◆ TO DO:
Somewhere below is a line with "4. left=35, right=45, height=10" and, later, a line with "13. left=35, right=41, height=19"; repeat those two lines and all the lines between them, exactly as they are.

*** MATERIAL FOR THE TASK ***

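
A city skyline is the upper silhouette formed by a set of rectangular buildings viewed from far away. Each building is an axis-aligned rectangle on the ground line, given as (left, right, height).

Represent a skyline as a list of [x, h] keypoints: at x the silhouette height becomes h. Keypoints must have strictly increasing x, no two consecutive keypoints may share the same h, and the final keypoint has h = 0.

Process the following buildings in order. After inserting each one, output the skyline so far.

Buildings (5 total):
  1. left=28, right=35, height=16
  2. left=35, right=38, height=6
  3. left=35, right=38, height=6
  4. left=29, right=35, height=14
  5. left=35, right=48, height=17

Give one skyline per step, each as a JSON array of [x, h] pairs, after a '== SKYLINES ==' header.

== SKYLINES ==
[[28,16],[35,0]]
[[28,16],[35,6],[38,0]]
[[28,16],[35,6],[38,0]]
[[28,16],[35,6],[38,0]]
[[28,16],[35,17],[48,0]]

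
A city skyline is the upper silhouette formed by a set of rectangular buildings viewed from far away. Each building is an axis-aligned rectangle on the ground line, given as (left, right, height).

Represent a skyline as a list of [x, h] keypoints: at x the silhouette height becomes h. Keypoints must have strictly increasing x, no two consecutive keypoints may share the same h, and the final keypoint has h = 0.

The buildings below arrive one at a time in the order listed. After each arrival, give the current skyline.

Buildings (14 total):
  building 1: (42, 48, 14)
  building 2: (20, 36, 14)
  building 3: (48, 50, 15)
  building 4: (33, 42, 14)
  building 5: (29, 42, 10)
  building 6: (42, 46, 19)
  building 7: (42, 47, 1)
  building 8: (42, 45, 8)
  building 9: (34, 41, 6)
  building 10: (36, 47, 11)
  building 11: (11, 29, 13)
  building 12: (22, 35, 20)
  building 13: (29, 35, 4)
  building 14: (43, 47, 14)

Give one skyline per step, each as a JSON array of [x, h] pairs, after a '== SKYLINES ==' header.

== SKYLINES ==
[[42,14],[48,0]]
[[20,14],[36,0],[42,14],[48,0]]
[[20,14],[36,0],[42,14],[48,15],[50,0]]
[[20,14],[48,15],[50,0]]
[[20,14],[48,15],[50,0]]
[[20,14],[42,19],[46,14],[48,15],[50,0]]
[[20,14],[42,19],[46,14],[48,15],[50,0]]
[[20,14],[42,19],[46,14],[48,15],[50,0]]
[[20,14],[42,19],[46,14],[48,15],[50,0]]
[[20,14],[42,19],[46,14],[48,15],[50,0]]
[[11,13],[20,14],[42,19],[46,14],[48,15],[50,0]]
[[11,13],[20,14],[22,20],[35,14],[42,19],[46,14],[48,15],[50,0]]
[[11,13],[20,14],[22,20],[35,14],[42,19],[46,14],[48,15],[50,0]]
[[11,13],[20,14],[22,20],[35,14],[42,19],[46,14],[48,15],[50,0]]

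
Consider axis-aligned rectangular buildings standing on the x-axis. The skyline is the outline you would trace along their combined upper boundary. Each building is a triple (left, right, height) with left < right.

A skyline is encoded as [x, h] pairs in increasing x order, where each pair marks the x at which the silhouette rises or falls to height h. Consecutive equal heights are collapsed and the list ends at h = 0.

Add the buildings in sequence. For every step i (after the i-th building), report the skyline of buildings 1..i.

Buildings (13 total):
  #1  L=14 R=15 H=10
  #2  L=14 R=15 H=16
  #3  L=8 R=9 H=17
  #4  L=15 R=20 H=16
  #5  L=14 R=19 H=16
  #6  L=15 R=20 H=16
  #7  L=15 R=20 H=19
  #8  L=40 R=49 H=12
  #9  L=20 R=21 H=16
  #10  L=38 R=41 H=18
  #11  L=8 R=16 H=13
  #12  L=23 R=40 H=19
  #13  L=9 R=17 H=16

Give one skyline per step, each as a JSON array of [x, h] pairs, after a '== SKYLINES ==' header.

== SKYLINES ==
[[14,10],[15,0]]
[[14,16],[15,0]]
[[8,17],[9,0],[14,16],[15,0]]
[[8,17],[9,0],[14,16],[20,0]]
[[8,17],[9,0],[14,16],[20,0]]
[[8,17],[9,0],[14,16],[20,0]]
[[8,17],[9,0],[14,16],[15,19],[20,0]]
[[8,17],[9,0],[14,16],[15,19],[20,0],[40,12],[49,0]]
[[8,17],[9,0],[14,16],[15,19],[20,16],[21,0],[40,12],[49,0]]
[[8,17],[9,0],[14,16],[15,19],[20,16],[21,0],[38,18],[41,12],[49,0]]
[[8,17],[9,13],[14,16],[15,19],[20,16],[21,0],[38,18],[41,12],[49,0]]
[[8,17],[9,13],[14,16],[15,19],[20,16],[21,0],[23,19],[40,18],[41,12],[49,0]]
[[8,17],[9,16],[15,19],[20,16],[21,0],[23,19],[40,18],[41,12],[49,0]]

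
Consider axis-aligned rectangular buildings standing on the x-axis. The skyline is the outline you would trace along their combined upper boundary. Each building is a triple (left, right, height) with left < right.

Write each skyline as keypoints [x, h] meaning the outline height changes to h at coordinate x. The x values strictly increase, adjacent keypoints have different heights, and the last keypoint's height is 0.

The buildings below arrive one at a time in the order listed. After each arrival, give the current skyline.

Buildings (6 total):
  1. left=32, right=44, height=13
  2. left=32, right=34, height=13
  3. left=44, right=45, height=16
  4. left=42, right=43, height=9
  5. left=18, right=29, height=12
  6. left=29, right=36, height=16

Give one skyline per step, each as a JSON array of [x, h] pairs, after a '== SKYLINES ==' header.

== SKYLINES ==
[[32,13],[44,0]]
[[32,13],[44,0]]
[[32,13],[44,16],[45,0]]
[[32,13],[44,16],[45,0]]
[[18,12],[29,0],[32,13],[44,16],[45,0]]
[[18,12],[29,16],[36,13],[44,16],[45,0]]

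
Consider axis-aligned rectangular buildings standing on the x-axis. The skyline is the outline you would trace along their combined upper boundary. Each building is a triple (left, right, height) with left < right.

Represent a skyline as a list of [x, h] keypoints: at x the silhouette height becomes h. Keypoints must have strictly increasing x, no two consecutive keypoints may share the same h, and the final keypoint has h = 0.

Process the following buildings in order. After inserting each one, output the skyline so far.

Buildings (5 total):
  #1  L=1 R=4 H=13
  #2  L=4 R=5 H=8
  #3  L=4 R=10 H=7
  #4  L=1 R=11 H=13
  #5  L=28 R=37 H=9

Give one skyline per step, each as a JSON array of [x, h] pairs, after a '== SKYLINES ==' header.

== SKYLINES ==
[[1,13],[4,0]]
[[1,13],[4,8],[5,0]]
[[1,13],[4,8],[5,7],[10,0]]
[[1,13],[11,0]]
[[1,13],[11,0],[28,9],[37,0]]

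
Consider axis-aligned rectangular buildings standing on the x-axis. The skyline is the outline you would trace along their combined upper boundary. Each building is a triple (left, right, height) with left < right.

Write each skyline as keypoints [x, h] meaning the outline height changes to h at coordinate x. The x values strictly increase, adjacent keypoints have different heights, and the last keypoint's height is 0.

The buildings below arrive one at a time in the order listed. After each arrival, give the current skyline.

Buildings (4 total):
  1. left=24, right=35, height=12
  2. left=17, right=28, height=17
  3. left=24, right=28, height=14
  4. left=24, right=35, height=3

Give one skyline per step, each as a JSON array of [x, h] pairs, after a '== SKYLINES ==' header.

== SKYLINES ==
[[24,12],[35,0]]
[[17,17],[28,12],[35,0]]
[[17,17],[28,12],[35,0]]
[[17,17],[28,12],[35,0]]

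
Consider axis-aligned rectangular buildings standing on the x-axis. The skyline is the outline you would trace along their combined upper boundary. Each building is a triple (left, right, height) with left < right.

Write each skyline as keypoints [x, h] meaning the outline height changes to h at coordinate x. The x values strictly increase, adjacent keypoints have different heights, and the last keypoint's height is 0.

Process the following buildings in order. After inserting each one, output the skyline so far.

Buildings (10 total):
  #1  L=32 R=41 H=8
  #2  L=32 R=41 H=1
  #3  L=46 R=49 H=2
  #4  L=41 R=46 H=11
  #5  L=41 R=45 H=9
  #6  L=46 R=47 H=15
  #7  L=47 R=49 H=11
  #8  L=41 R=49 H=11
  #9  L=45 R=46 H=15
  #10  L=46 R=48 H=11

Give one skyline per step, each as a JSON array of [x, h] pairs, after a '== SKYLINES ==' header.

== SKYLINES ==
[[32,8],[41,0]]
[[32,8],[41,0]]
[[32,8],[41,0],[46,2],[49,0]]
[[32,8],[41,11],[46,2],[49,0]]
[[32,8],[41,11],[46,2],[49,0]]
[[32,8],[41,11],[46,15],[47,2],[49,0]]
[[32,8],[41,11],[46,15],[47,11],[49,0]]
[[32,8],[41,11],[46,15],[47,11],[49,0]]
[[32,8],[41,11],[45,15],[47,11],[49,0]]
[[32,8],[41,11],[45,15],[47,11],[49,0]]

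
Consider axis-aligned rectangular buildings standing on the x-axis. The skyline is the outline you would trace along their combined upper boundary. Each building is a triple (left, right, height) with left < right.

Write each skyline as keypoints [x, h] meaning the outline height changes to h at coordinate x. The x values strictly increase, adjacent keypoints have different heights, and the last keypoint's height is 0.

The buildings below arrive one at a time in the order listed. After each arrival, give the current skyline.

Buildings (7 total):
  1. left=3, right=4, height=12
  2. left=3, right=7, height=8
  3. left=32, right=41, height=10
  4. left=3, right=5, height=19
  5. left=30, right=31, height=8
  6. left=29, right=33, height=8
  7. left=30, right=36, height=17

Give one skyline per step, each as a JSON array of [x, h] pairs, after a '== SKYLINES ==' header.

== SKYLINES ==
[[3,12],[4,0]]
[[3,12],[4,8],[7,0]]
[[3,12],[4,8],[7,0],[32,10],[41,0]]
[[3,19],[5,8],[7,0],[32,10],[41,0]]
[[3,19],[5,8],[7,0],[30,8],[31,0],[32,10],[41,0]]
[[3,19],[5,8],[7,0],[29,8],[32,10],[41,0]]
[[3,19],[5,8],[7,0],[29,8],[30,17],[36,10],[41,0]]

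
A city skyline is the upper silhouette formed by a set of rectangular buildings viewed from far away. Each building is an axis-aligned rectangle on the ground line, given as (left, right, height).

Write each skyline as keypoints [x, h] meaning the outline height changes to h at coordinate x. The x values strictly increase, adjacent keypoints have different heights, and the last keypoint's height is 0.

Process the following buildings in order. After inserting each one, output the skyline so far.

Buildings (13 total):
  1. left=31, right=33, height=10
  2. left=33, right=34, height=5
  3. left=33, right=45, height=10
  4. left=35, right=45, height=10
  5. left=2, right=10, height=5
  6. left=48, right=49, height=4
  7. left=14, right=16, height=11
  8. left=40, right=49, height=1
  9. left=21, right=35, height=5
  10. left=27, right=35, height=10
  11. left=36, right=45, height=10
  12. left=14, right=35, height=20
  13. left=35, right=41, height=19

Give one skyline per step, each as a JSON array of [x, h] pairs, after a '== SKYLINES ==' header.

== SKYLINES ==
[[31,10],[33,0]]
[[31,10],[33,5],[34,0]]
[[31,10],[45,0]]
[[31,10],[45,0]]
[[2,5],[10,0],[31,10],[45,0]]
[[2,5],[10,0],[31,10],[45,0],[48,4],[49,0]]
[[2,5],[10,0],[14,11],[16,0],[31,10],[45,0],[48,4],[49,0]]
[[2,5],[10,0],[14,11],[16,0],[31,10],[45,1],[48,4],[49,0]]
[[2,5],[10,0],[14,11],[16,0],[21,5],[31,10],[45,1],[48,4],[49,0]]
[[2,5],[10,0],[14,11],[16,0],[21,5],[27,10],[45,1],[48,4],[49,0]]
[[2,5],[10,0],[14,11],[16,0],[21,5],[27,10],[45,1],[48,4],[49,0]]
[[2,5],[10,0],[14,20],[35,10],[45,1],[48,4],[49,0]]
[[2,5],[10,0],[14,20],[35,19],[41,10],[45,1],[48,4],[49,0]]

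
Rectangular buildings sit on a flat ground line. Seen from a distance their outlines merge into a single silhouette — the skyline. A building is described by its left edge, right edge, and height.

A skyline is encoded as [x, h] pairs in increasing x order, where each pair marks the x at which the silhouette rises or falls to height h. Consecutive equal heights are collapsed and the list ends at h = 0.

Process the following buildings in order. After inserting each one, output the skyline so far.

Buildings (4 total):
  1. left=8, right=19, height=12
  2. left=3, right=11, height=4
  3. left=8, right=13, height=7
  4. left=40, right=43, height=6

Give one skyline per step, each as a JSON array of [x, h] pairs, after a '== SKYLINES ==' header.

== SKYLINES ==
[[8,12],[19,0]]
[[3,4],[8,12],[19,0]]
[[3,4],[8,12],[19,0]]
[[3,4],[8,12],[19,0],[40,6],[43,0]]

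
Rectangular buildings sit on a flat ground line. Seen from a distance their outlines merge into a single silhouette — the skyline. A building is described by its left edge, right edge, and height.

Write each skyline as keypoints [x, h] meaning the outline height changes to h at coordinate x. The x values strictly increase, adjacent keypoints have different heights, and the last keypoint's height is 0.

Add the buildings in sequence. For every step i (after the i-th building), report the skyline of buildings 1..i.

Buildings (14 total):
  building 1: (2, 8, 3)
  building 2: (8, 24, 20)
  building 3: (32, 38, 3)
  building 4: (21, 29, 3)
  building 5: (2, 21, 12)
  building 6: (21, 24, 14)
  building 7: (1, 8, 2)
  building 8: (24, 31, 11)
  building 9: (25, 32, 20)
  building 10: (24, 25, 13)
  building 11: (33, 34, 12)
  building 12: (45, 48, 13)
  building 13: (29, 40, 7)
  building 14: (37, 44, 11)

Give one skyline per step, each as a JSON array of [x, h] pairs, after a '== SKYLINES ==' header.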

***

◆ REPLY TO THE TASK:
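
  4. left=35, right=45, height=10
  5. left=2, right=10, height=5
  6. left=48, right=49, height=4
  7. left=14, right=16, height=11
  8. left=40, right=49, height=1
  9. left=21, right=35, height=5
  10. left=27, right=35, height=10
  11. left=36, right=45, height=10
  12. left=14, right=35, height=20
  13. left=35, right=41, height=19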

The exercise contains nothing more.